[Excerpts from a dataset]
<<<<

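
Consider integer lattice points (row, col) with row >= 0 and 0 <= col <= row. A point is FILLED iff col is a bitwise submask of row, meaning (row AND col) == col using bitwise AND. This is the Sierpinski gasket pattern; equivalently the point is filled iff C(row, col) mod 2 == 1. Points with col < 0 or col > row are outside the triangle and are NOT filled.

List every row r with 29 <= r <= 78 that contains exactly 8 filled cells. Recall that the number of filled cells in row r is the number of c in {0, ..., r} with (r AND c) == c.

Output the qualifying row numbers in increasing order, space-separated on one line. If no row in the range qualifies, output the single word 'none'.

Row r has 2^popcount(r) filled cells, so we need popcount(r) = log2(8) = 3.
Scan r = 29..78 and keep those with exactly 3 one-bits:
r=29=11101 popcount=4 -> skip
r=30=11110 popcount=4 -> skip
r=31=11111 popcount=5 -> skip
r=32=100000 popcount=1 -> skip
r=33=100001 popcount=2 -> skip
r=34=100010 popcount=2 -> skip
r=35=100011 popcount=3 -> KEEP
r=36=100100 popcount=2 -> skip
r=37=100101 popcount=3 -> KEEP
r=38=100110 popcount=3 -> KEEP
r=39=100111 popcount=4 -> skip
r=40=101000 popcount=2 -> skip
r=41=101001 popcount=3 -> KEEP
r=42=101010 popcount=3 -> KEEP
r=43=101011 popcount=4 -> skip
r=44=101100 popcount=3 -> KEEP
r=45=101101 popcount=4 -> skip
r=46=101110 popcount=4 -> skip
r=47=101111 popcount=5 -> skip
r=48=110000 popcount=2 -> skip
r=49=110001 popcount=3 -> KEEP
r=50=110010 popcount=3 -> KEEP
r=51=110011 popcount=4 -> skip
r=52=110100 popcount=3 -> KEEP
r=53=110101 popcount=4 -> skip
r=54=110110 popcount=4 -> skip
r=55=110111 popcount=5 -> skip
r=56=111000 popcount=3 -> KEEP
r=57=111001 popcount=4 -> skip
r=58=111010 popcount=4 -> skip
r=59=111011 popcount=5 -> skip
r=60=111100 popcount=4 -> skip
r=61=111101 popcount=5 -> skip
r=62=111110 popcount=5 -> skip
r=63=111111 popcount=6 -> skip
r=64=1000000 popcount=1 -> skip
r=65=1000001 popcount=2 -> skip
r=66=1000010 popcount=2 -> skip
r=67=1000011 popcount=3 -> KEEP
r=68=1000100 popcount=2 -> skip
r=69=1000101 popcount=3 -> KEEP
r=70=1000110 popcount=3 -> KEEP
r=71=1000111 popcount=4 -> skip
r=72=1001000 popcount=2 -> skip
r=73=1001001 popcount=3 -> KEEP
r=74=1001010 popcount=3 -> KEEP
r=75=1001011 popcount=4 -> skip
r=76=1001100 popcount=3 -> KEEP
r=77=1001101 popcount=4 -> skip
r=78=1001110 popcount=4 -> skip
Kept rows: 35 37 38 41 42 44 49 50 52 56 67 69 70 73 74 76

Answer: 35 37 38 41 42 44 49 50 52 56 67 69 70 73 74 76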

>>>>

● **Your instructions**
The data must be given again in full, exactly as written.

● **Written response**
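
Consider integer lattice points (row, col) with row >= 0 and 0 <= col <= row. A point is FILLED iff col is a bitwise submask of row, meaning (row AND col) == col using bitwise AND. This is the Sierpinski gasket pattern; equivalently the point is filled iff C(row, col) mod 2 == 1. Points with col < 0 or col > row are outside the triangle and are NOT filled.

List every row r with 29 <= r <= 78 that contains exactly 8 filled cells. Recall that the number of filled cells in row r is the number of c in {0, ..., r} with (r AND c) == c.

Output the qualifying row numbers in increasing order, space-separated on one line. If no row in the range qualifies, output the single word 'none'.

Row r has 2^popcount(r) filled cells, so we need popcount(r) = log2(8) = 3.
Scan r = 29..78 and keep those with exactly 3 one-bits:
r=29=11101 popcount=4 -> skip
r=30=11110 popcount=4 -> skip
r=31=11111 popcount=5 -> skip
r=32=100000 popcount=1 -> skip
r=33=100001 popcount=2 -> skip
r=34=100010 popcount=2 -> skip
r=35=100011 popcount=3 -> KEEP
r=36=100100 popcount=2 -> skip
r=37=100101 popcount=3 -> KEEP
r=38=100110 popcount=3 -> KEEP
r=39=100111 popcount=4 -> skip
r=40=101000 popcount=2 -> skip
r=41=101001 popcount=3 -> KEEP
r=42=101010 popcount=3 -> KEEP
r=43=101011 popcount=4 -> skip
r=44=101100 popcount=3 -> KEEP
r=45=101101 popcount=4 -> skip
r=46=101110 popcount=4 -> skip
r=47=101111 popcount=5 -> skip
r=48=110000 popcount=2 -> skip
r=49=110001 popcount=3 -> KEEP
r=50=110010 popcount=3 -> KEEP
r=51=110011 popcount=4 -> skip
r=52=110100 popcount=3 -> KEEP
r=53=110101 popcount=4 -> skip
r=54=110110 popcount=4 -> skip
r=55=110111 popcount=5 -> skip
r=56=111000 popcount=3 -> KEEP
r=57=111001 popcount=4 -> skip
r=58=111010 popcount=4 -> skip
r=59=111011 popcount=5 -> skip
r=60=111100 popcount=4 -> skip
r=61=111101 popcount=5 -> skip
r=62=111110 popcount=5 -> skip
r=63=111111 popcount=6 -> skip
r=64=1000000 popcount=1 -> skip
r=65=1000001 popcount=2 -> skip
r=66=1000010 popcount=2 -> skip
r=67=1000011 popcount=3 -> KEEP
r=68=1000100 popcount=2 -> skip
r=69=1000101 popcount=3 -> KEEP
r=70=1000110 popcount=3 -> KEEP
r=71=1000111 popcount=4 -> skip
r=72=1001000 popcount=2 -> skip
r=73=1001001 popcount=3 -> KEEP
r=74=1001010 popcount=3 -> KEEP
r=75=1001011 popcount=4 -> skip
r=76=1001100 popcount=3 -> KEEP
r=77=1001101 popcount=4 -> skip
r=78=1001110 popcount=4 -> skip
Kept rows: 35 37 38 41 42 44 49 50 52 56 67 69 70 73 74 76

Answer: 35 37 38 41 42 44 49 50 52 56 67 69 70 73 74 76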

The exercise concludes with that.